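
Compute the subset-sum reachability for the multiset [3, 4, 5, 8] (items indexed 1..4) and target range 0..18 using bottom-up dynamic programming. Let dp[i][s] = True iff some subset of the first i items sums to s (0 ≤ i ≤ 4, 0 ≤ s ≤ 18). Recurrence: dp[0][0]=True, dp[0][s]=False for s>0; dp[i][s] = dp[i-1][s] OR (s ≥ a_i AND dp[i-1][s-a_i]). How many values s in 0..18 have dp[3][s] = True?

i\s   0   1   2   3   4   5   6   7   8   9  10  11  12  13  14  15  16  17  18
  0   T   F   F   F   F   F   F   F   F   F   F   F   F   F   F   F   F   F   F
  1   T   F   F   T   F   F   F   F   F   F   F   F   F   F   F   F   F   F   F
  2   T   F   F   T   T   F   F   T   F   F   F   F   F   F   F   F   F   F   F
  3   T   F   F   T   T   T   F   T   T   T   F   F   T   F   F   F   F   F   F
  4   T   F   F   T   T   T   F   T   T   T   F   T   T   T   F   T   T   T   F

8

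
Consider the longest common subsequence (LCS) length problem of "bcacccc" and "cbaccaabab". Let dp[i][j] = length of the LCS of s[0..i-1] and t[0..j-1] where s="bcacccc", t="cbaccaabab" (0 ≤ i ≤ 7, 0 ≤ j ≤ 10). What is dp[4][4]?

3

   ''  c  b  a  c  c  a  a  b  a  b
''  0  0  0  0  0  0  0  0  0  0  0
 b  0  0  1  1  1  1  1  1  1  1  1
 c  0  1  1  1  2  2  2  2  2  2  2
 a  0  1  1  2  2  2  3  3  3  3  3
 c  0  1  1  2  3  3  3  3  3  3  3
 c  0  1  1  2  3  4  4  4  4  4  4
 c  0  1  1  2  3  4  4  4  4  4  4
 c  0  1  1  2  3  4  4  4  4  4  4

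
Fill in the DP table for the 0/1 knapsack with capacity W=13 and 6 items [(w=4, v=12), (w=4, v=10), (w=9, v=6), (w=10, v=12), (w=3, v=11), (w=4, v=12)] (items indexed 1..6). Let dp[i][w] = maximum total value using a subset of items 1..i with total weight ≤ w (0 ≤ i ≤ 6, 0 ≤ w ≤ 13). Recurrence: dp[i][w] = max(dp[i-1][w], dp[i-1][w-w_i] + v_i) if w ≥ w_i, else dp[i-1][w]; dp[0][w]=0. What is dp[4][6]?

i\w   0   1   2   3   4   5   6   7   8   9  10  11  12  13
  0   0   0   0   0   0   0   0   0   0   0   0   0   0   0
  1   0   0   0   0  12  12  12  12  12  12  12  12  12  12
  2   0   0   0   0  12  12  12  12  22  22  22  22  22  22
  3   0   0   0   0  12  12  12  12  22  22  22  22  22  22
  4   0   0   0   0  12  12  12  12  22  22  22  22  22  22
  5   0   0   0  11  12  12  12  23  23  23  23  33  33  33
  6   0   0   0  11  12  12  12  23  24  24  24  35  35  35

12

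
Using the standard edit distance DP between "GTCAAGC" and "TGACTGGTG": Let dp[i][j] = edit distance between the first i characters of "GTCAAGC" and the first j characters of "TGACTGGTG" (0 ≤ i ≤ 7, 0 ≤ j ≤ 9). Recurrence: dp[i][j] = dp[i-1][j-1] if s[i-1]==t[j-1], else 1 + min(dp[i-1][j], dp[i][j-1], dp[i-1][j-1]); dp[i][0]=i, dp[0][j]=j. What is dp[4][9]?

   ''  T  G  A  C  T  G  G  T  G
''  0  1  2  3  4  5  6  7  8  9
 G  1  1  1  2  3  4  5  6  7  8
 T  2  1  2  2  3  3  4  5  6  7
 C  3  2  2  3  2  3  4  5  6  7
 A  4  3  3  2  3  3  4  5  6  7
 A  5  4  4  3  3  4  4  5  6  7
 G  6  5  4  4  4  4  4  4  5  6
 C  7  6  5  5  4  5  5  5  5  6

7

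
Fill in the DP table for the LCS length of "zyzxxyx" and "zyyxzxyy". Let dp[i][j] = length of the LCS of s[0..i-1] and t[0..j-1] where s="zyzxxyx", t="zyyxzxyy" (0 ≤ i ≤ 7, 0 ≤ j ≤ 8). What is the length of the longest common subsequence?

5

   ''  z  y  y  x  z  x  y  y
''  0  0  0  0  0  0  0  0  0
 z  0  1  1  1  1  1  1  1  1
 y  0  1  2  2  2  2  2  2  2
 z  0  1  2  2  2  3  3  3  3
 x  0  1  2  2  3  3  4  4  4
 x  0  1  2  2  3  3  4  4  4
 y  0  1  2  3  3  3  4  5  5
 x  0  1  2  3  4  4  4  5  5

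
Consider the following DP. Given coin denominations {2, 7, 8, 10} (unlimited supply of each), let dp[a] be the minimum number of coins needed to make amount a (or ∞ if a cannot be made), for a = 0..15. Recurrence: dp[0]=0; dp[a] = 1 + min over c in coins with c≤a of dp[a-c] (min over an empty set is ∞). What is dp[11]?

 a  0  1  2  3  4  5  6  7  8  9 10 11 12 13 14 15
dp  0  -  1  -  2  -  3  1  1  2  1  3  2  4  2  2
(- denotes ∞ / unreachable)

3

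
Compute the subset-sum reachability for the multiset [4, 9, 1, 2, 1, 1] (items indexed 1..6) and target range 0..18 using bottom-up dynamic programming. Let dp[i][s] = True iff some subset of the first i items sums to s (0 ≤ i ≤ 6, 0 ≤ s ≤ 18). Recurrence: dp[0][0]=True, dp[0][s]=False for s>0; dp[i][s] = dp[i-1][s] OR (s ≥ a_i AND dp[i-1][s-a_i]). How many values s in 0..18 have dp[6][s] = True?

19

i\s   0   1   2   3   4   5   6   7   8   9  10  11  12  13  14  15  16  17  18
  0   T   F   F   F   F   F   F   F   F   F   F   F   F   F   F   F   F   F   F
  1   T   F   F   F   T   F   F   F   F   F   F   F   F   F   F   F   F   F   F
  2   T   F   F   F   T   F   F   F   F   T   F   F   F   T   F   F   F   F   F
  3   T   T   F   F   T   T   F   F   F   T   T   F   F   T   T   F   F   F   F
  4   T   T   T   T   T   T   T   T   F   T   T   T   T   T   T   T   T   F   F
  5   T   T   T   T   T   T   T   T   T   T   T   T   T   T   T   T   T   T   F
  6   T   T   T   T   T   T   T   T   T   T   T   T   T   T   T   T   T   T   T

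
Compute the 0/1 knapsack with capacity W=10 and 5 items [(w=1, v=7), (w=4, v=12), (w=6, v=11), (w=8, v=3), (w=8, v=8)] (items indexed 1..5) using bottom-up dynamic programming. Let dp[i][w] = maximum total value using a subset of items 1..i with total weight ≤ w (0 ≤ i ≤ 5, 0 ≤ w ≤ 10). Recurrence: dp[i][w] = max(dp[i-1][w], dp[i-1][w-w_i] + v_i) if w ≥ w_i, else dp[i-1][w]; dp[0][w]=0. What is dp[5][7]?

19

i\w   0   1   2   3   4   5   6   7   8   9  10
  0   0   0   0   0   0   0   0   0   0   0   0
  1   0   7   7   7   7   7   7   7   7   7   7
  2   0   7   7   7  12  19  19  19  19  19  19
  3   0   7   7   7  12  19  19  19  19  19  23
  4   0   7   7   7  12  19  19  19  19  19  23
  5   0   7   7   7  12  19  19  19  19  19  23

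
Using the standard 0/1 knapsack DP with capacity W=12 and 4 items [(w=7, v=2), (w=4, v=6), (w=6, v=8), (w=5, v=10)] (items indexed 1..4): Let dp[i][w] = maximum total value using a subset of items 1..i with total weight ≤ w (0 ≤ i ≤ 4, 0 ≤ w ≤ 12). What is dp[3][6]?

i\w   0   1   2   3   4   5   6   7   8   9  10  11  12
  0   0   0   0   0   0   0   0   0   0   0   0   0   0
  1   0   0   0   0   0   0   0   2   2   2   2   2   2
  2   0   0   0   0   6   6   6   6   6   6   6   8   8
  3   0   0   0   0   6   6   8   8   8   8  14  14  14
  4   0   0   0   0   6  10  10  10  10  16  16  18  18

8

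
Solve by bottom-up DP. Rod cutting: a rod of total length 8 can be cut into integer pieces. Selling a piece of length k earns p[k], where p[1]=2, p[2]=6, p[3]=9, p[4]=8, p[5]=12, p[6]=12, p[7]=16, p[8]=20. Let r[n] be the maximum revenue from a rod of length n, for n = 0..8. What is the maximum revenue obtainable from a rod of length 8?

   n    0    1    2    3    4    5    6    7    8
r[n]    0    2    6    9   12   15   18   21   24

24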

■ ■ ■ ■

_Work to be completed_. For this task, copy exactly the line with "Solve by bottom-up" and the lines that come after it, stopping at the end of the material above.

_Solution for this exercise_.
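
Solve by bottom-up DP. Rod cutting: a rod of total length 8 can be cut into integer pieces. Selling a piece of length k earns p[k], where p[1]=2, p[2]=6, p[3]=9, p[4]=8, p[5]=12, p[6]=12, p[7]=16, p[8]=20. Let r[n] be the maximum revenue from a rod of length n, for n = 0..8. What is the maximum revenue obtainable from a rod of length 8?

   n    0    1    2    3    4    5    6    7    8
r[n]    0    2    6    9   12   15   18   21   24

24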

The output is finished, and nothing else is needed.